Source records

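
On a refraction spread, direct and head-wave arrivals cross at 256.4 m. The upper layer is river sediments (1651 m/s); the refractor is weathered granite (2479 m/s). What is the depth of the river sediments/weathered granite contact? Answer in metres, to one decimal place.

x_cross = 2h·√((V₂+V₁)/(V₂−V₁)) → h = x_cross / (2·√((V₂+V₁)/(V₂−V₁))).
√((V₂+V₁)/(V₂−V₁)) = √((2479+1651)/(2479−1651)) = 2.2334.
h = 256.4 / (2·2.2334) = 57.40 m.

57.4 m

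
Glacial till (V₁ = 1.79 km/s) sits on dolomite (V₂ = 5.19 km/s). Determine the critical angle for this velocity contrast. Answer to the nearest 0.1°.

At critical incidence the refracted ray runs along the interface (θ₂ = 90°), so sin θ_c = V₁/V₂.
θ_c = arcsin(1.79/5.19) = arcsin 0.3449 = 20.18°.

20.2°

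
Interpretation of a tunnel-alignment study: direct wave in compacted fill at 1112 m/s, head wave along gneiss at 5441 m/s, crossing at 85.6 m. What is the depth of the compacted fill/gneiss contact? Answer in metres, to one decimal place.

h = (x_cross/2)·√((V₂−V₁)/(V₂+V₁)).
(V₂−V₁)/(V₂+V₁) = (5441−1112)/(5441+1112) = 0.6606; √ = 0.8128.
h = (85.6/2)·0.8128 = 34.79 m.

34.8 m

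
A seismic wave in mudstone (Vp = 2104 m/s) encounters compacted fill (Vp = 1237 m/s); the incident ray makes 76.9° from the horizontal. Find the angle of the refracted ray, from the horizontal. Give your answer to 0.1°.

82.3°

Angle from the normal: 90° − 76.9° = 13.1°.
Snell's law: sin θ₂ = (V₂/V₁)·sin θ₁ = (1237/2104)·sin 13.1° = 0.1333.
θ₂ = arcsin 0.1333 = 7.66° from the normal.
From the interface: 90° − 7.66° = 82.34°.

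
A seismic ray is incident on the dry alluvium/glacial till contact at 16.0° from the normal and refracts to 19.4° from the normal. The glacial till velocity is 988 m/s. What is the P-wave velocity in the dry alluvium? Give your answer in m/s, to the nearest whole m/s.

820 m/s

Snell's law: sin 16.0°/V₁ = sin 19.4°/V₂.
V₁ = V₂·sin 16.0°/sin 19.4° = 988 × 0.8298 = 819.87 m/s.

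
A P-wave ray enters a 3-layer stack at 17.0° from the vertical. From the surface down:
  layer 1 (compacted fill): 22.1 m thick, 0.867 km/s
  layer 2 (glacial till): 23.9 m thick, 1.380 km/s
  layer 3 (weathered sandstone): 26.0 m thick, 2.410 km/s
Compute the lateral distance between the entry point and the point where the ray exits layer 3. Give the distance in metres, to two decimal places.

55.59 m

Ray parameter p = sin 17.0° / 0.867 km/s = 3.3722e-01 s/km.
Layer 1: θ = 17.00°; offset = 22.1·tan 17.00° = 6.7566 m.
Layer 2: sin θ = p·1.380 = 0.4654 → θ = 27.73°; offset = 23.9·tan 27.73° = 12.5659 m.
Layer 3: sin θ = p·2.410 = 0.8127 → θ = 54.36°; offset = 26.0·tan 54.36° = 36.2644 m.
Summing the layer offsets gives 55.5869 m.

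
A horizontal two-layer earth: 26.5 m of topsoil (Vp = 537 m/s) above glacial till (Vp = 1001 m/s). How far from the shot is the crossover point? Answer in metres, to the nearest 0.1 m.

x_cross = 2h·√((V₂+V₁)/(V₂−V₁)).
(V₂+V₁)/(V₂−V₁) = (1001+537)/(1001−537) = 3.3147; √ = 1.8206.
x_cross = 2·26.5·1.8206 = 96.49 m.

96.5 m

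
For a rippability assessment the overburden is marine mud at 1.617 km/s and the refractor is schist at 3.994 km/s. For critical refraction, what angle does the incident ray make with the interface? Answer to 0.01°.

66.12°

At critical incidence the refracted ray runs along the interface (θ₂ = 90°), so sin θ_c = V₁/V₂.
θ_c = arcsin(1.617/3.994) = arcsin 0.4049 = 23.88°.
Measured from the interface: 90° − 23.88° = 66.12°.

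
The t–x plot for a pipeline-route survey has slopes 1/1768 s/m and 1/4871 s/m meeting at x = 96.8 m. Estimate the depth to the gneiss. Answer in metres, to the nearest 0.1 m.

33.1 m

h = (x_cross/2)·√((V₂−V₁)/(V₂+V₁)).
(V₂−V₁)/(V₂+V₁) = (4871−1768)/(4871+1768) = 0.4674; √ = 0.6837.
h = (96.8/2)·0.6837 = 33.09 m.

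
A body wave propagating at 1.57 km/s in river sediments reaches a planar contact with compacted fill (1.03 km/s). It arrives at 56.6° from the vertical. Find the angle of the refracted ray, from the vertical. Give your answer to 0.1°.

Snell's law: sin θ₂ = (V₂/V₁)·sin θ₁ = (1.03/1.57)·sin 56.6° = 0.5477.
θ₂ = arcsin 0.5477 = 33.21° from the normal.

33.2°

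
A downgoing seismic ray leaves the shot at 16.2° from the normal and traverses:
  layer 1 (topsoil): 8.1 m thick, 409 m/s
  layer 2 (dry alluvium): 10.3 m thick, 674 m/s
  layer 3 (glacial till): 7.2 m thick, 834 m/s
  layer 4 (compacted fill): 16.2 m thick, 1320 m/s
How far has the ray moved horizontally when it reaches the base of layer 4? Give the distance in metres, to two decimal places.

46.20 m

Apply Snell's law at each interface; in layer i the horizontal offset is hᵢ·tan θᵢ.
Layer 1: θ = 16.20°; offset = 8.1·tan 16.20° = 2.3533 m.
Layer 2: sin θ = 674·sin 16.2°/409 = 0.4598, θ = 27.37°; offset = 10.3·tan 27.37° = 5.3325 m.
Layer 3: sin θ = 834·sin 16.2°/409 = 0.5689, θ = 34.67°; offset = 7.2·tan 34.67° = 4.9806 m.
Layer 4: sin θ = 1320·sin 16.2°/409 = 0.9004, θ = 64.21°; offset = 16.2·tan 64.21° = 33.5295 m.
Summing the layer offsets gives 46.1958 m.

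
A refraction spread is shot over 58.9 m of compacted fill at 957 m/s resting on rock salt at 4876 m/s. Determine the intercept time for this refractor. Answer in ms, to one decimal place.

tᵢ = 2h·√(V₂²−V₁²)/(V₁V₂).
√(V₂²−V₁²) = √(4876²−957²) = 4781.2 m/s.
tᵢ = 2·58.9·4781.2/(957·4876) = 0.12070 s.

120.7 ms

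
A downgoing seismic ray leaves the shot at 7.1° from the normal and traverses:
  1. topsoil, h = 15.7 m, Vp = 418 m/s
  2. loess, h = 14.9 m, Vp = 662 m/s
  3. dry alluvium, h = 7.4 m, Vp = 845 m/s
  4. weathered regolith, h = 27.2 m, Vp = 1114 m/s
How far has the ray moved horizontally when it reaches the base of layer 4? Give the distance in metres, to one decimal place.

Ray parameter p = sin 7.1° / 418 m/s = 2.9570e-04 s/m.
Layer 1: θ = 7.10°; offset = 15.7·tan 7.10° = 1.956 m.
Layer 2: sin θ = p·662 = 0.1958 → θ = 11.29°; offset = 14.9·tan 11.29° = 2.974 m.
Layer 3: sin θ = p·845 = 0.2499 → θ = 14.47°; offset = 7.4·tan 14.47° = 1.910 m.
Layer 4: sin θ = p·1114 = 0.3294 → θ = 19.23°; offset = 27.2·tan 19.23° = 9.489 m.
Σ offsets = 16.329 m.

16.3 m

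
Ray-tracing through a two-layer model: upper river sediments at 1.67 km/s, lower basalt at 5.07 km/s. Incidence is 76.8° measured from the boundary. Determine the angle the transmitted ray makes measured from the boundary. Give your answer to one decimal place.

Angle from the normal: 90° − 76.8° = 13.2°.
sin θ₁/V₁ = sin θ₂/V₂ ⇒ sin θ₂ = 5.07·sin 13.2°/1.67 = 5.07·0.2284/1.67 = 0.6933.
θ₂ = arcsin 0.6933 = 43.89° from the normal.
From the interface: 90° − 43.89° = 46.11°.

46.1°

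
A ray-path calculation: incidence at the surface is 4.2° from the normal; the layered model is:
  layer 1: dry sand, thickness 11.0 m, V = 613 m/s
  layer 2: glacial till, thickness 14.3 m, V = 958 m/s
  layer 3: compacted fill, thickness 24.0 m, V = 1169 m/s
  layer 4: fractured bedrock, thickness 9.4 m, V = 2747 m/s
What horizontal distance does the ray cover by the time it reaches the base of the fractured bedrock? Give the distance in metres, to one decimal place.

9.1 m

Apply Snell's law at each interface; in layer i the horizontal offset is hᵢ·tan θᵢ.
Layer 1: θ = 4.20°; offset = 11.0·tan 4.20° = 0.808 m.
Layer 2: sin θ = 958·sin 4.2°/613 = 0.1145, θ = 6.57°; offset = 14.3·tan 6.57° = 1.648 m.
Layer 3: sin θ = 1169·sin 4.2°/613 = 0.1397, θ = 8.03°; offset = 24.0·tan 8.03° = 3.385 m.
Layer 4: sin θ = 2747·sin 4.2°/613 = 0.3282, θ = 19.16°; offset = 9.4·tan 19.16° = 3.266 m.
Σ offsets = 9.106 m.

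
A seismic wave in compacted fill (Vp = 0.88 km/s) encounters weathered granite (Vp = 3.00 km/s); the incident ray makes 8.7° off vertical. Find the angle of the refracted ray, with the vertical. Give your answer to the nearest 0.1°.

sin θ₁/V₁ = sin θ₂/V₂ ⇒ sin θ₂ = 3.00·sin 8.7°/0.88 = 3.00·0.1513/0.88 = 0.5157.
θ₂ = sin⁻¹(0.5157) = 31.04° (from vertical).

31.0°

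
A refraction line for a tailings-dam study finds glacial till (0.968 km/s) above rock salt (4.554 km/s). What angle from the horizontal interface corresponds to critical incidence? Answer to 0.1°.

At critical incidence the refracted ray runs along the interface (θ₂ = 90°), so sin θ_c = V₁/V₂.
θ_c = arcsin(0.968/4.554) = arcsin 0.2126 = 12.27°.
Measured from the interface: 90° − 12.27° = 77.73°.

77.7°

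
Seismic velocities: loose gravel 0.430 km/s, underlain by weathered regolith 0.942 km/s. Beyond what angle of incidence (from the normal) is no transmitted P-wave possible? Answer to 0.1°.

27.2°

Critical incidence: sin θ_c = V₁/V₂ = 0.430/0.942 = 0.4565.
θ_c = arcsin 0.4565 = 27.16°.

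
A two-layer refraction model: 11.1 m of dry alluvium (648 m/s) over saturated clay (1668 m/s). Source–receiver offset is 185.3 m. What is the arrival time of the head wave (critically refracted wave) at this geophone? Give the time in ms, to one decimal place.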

• [About this task]: From the entries, count the lines that hold the string "downgoing". Nothing but the number is needed.

• [Solution to this problem]: 2